● **Records to process**
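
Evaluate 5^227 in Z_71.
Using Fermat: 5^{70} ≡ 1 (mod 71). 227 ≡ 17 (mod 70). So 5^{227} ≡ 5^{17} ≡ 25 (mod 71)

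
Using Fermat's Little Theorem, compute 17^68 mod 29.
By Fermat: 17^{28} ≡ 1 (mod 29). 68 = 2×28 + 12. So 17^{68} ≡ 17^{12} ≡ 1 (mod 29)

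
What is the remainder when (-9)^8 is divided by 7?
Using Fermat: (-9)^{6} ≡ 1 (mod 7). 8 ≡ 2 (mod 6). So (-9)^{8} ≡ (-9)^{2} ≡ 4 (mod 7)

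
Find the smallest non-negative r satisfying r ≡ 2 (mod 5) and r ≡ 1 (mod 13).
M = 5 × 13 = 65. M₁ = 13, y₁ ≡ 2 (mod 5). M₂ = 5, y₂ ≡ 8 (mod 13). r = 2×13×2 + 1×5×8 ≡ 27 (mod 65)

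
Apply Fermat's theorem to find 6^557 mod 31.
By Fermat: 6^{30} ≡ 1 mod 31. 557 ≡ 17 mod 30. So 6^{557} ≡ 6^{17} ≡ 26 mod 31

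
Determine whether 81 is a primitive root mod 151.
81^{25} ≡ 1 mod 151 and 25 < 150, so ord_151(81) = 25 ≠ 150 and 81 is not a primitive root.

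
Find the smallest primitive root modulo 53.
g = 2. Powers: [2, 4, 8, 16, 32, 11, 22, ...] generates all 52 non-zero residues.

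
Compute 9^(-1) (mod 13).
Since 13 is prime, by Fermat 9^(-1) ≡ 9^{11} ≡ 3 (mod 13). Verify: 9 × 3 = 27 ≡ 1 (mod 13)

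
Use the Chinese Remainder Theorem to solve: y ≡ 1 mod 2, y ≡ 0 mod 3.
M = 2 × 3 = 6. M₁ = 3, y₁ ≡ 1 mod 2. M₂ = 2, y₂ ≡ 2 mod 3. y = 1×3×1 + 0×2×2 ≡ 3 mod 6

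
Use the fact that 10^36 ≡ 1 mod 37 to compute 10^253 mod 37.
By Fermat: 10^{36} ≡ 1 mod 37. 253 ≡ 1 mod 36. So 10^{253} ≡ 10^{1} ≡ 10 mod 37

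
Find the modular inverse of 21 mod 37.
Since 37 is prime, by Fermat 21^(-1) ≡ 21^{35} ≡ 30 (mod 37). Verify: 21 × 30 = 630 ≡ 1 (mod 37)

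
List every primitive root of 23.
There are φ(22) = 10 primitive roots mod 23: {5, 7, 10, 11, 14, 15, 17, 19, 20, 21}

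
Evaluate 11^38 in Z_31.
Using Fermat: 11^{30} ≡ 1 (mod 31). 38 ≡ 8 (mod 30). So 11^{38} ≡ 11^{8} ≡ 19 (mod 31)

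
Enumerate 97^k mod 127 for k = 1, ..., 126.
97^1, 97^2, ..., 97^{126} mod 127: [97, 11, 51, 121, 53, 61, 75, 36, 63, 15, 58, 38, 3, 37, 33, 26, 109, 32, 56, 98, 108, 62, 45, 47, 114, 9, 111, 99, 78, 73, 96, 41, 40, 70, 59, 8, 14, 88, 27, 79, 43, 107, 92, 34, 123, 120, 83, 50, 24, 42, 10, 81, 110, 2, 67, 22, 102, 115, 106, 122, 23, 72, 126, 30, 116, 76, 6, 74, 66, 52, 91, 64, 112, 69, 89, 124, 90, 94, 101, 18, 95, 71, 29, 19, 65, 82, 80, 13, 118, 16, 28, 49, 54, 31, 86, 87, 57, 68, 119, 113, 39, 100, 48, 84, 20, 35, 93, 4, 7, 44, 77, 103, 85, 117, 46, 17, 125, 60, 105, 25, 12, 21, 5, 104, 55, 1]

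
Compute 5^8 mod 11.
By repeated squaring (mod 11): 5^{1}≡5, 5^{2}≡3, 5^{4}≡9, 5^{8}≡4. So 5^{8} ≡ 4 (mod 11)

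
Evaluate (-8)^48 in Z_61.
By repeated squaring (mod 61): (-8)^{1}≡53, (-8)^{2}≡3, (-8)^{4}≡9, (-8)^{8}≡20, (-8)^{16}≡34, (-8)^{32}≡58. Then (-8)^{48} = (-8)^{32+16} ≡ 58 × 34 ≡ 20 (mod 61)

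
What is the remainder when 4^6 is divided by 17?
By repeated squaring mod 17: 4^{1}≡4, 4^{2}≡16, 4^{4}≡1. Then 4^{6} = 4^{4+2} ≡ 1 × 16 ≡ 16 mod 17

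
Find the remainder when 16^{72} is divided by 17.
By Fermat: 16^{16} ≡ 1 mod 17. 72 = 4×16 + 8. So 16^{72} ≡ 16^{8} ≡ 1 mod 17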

● **Prompt**
Your answer should be the records themselves, returned word for word.

● **Final answer**
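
Evaluate 5^227 in Z_71.
Using Fermat: 5^{70} ≡ 1 (mod 71). 227 ≡ 17 (mod 70). So 5^{227} ≡ 5^{17} ≡ 25 (mod 71)

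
Using Fermat's Little Theorem, compute 17^68 mod 29.
By Fermat: 17^{28} ≡ 1 (mod 29). 68 = 2×28 + 12. So 17^{68} ≡ 17^{12} ≡ 1 (mod 29)

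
What is the remainder when (-9)^8 is divided by 7?
Using Fermat: (-9)^{6} ≡ 1 (mod 7). 8 ≡ 2 (mod 6). So (-9)^{8} ≡ (-9)^{2} ≡ 4 (mod 7)

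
Find the smallest non-negative r satisfying r ≡ 2 (mod 5) and r ≡ 1 (mod 13).
M = 5 × 13 = 65. M₁ = 13, y₁ ≡ 2 (mod 5). M₂ = 5, y₂ ≡ 8 (mod 13). r = 2×13×2 + 1×5×8 ≡ 27 (mod 65)

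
Apply Fermat's theorem to find 6^557 mod 31.
By Fermat: 6^{30} ≡ 1 mod 31. 557 ≡ 17 mod 30. So 6^{557} ≡ 6^{17} ≡ 26 mod 31

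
Determine whether 81 is a primitive root mod 151.
81^{25} ≡ 1 mod 151 and 25 < 150, so ord_151(81) = 25 ≠ 150 and 81 is not a primitive root.

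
Find the smallest primitive root modulo 53.
g = 2. Powers: [2, 4, 8, 16, 32, 11, 22, ...] generates all 52 non-zero residues.

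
Compute 9^(-1) (mod 13).
Since 13 is prime, by Fermat 9^(-1) ≡ 9^{11} ≡ 3 (mod 13). Verify: 9 × 3 = 27 ≡ 1 (mod 13)

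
Use the Chinese Remainder Theorem to solve: y ≡ 1 mod 2, y ≡ 0 mod 3.
M = 2 × 3 = 6. M₁ = 3, y₁ ≡ 1 mod 2. M₂ = 2, y₂ ≡ 2 mod 3. y = 1×3×1 + 0×2×2 ≡ 3 mod 6

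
Use the fact that 10^36 ≡ 1 mod 37 to compute 10^253 mod 37.
By Fermat: 10^{36} ≡ 1 mod 37. 253 ≡ 1 mod 36. So 10^{253} ≡ 10^{1} ≡ 10 mod 37

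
Find the modular inverse of 21 mod 37.
Since 37 is prime, by Fermat 21^(-1) ≡ 21^{35} ≡ 30 (mod 37). Verify: 21 × 30 = 630 ≡ 1 (mod 37)

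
List every primitive root of 23.
There are φ(22) = 10 primitive roots mod 23: {5, 7, 10, 11, 14, 15, 17, 19, 20, 21}

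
Evaluate 11^38 in Z_31.
Using Fermat: 11^{30} ≡ 1 (mod 31). 38 ≡ 8 (mod 30). So 11^{38} ≡ 11^{8} ≡ 19 (mod 31)

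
Enumerate 97^k mod 127 for k = 1, ..., 126.
97^1, 97^2, ..., 97^{126} mod 127: [97, 11, 51, 121, 53, 61, 75, 36, 63, 15, 58, 38, 3, 37, 33, 26, 109, 32, 56, 98, 108, 62, 45, 47, 114, 9, 111, 99, 78, 73, 96, 41, 40, 70, 59, 8, 14, 88, 27, 79, 43, 107, 92, 34, 123, 120, 83, 50, 24, 42, 10, 81, 110, 2, 67, 22, 102, 115, 106, 122, 23, 72, 126, 30, 116, 76, 6, 74, 66, 52, 91, 64, 112, 69, 89, 124, 90, 94, 101, 18, 95, 71, 29, 19, 65, 82, 80, 13, 118, 16, 28, 49, 54, 31, 86, 87, 57, 68, 119, 113, 39, 100, 48, 84, 20, 35, 93, 4, 7, 44, 77, 103, 85, 117, 46, 17, 125, 60, 105, 25, 12, 21, 5, 104, 55, 1]

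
Compute 5^8 mod 11.
By repeated squaring (mod 11): 5^{1}≡5, 5^{2}≡3, 5^{4}≡9, 5^{8}≡4. So 5^{8} ≡ 4 (mod 11)

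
Evaluate (-8)^48 in Z_61.
By repeated squaring (mod 61): (-8)^{1}≡53, (-8)^{2}≡3, (-8)^{4}≡9, (-8)^{8}≡20, (-8)^{16}≡34, (-8)^{32}≡58. Then (-8)^{48} = (-8)^{32+16} ≡ 58 × 34 ≡ 20 (mod 61)

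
What is the remainder when 4^6 is divided by 17?
By repeated squaring mod 17: 4^{1}≡4, 4^{2}≡16, 4^{4}≡1. Then 4^{6} = 4^{4+2} ≡ 1 × 16 ≡ 16 mod 17

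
Find the remainder when 16^{72} is divided by 17.
By Fermat: 16^{16} ≡ 1 mod 17. 72 = 4×16 + 8. So 16^{72} ≡ 16^{8} ≡ 1 mod 17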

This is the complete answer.